• [What you need to do]:
Check each line of the records below and collect those holding "alignment".

• [Records to use]:
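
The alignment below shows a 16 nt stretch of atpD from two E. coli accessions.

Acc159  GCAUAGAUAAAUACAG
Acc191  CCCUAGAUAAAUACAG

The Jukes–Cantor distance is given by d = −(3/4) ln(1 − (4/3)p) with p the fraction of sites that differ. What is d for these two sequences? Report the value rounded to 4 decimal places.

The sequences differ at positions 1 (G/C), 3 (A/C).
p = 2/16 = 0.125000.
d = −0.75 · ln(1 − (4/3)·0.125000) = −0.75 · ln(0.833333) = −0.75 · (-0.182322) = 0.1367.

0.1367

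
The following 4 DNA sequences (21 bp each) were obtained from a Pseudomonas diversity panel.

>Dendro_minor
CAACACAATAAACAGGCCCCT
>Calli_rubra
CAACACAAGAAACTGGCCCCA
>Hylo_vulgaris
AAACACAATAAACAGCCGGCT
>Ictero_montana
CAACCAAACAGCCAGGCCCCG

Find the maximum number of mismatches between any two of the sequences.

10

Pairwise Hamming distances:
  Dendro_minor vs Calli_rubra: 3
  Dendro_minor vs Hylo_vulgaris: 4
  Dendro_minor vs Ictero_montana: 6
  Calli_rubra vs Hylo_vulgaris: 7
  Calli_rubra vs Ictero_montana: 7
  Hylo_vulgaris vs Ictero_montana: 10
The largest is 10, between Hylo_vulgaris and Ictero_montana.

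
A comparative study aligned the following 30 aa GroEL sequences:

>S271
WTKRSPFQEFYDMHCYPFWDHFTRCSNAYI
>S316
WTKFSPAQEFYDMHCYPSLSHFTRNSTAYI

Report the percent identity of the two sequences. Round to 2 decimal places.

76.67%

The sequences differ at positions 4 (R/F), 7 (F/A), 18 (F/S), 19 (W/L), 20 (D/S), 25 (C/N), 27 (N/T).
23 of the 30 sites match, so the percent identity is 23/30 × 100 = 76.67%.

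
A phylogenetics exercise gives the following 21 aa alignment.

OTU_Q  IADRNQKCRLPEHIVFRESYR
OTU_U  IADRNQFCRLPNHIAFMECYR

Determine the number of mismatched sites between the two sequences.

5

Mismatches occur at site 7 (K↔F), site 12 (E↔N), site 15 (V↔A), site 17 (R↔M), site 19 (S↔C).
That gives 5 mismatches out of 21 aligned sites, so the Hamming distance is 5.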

...

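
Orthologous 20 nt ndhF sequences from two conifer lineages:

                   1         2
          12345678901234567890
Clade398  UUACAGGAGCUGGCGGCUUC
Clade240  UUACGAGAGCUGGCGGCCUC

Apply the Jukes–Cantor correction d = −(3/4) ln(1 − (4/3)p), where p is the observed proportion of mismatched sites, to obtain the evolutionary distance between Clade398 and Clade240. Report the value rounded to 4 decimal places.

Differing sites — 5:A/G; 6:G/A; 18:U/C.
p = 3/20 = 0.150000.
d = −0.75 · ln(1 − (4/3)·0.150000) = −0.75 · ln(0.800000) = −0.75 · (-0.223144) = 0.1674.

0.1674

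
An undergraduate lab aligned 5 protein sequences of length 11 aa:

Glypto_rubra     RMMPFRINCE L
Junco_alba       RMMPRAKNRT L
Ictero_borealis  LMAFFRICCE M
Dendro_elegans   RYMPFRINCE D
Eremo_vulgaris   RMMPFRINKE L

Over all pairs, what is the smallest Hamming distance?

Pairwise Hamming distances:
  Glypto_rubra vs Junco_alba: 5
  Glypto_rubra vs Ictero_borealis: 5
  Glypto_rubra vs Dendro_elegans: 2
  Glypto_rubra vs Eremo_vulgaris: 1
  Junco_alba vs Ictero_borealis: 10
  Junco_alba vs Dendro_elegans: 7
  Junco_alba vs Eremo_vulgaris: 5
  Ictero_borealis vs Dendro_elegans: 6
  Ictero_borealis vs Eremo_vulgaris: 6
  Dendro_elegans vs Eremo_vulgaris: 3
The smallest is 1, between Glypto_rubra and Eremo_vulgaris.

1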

--

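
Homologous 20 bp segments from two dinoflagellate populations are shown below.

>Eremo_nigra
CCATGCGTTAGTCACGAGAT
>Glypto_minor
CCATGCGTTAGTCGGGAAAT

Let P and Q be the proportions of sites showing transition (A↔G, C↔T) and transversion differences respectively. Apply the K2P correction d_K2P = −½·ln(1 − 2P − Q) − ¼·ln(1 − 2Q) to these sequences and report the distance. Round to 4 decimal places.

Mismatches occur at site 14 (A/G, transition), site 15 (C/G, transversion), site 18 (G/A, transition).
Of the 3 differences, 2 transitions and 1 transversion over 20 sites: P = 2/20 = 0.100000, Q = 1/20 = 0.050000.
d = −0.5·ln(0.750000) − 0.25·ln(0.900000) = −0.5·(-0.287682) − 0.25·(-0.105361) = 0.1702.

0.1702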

• [Result below]:
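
The alignment below shows a 16 nt stretch of atpD from two E. coli accessions.
A phylogenetics exercise gives the following 21 aa alignment.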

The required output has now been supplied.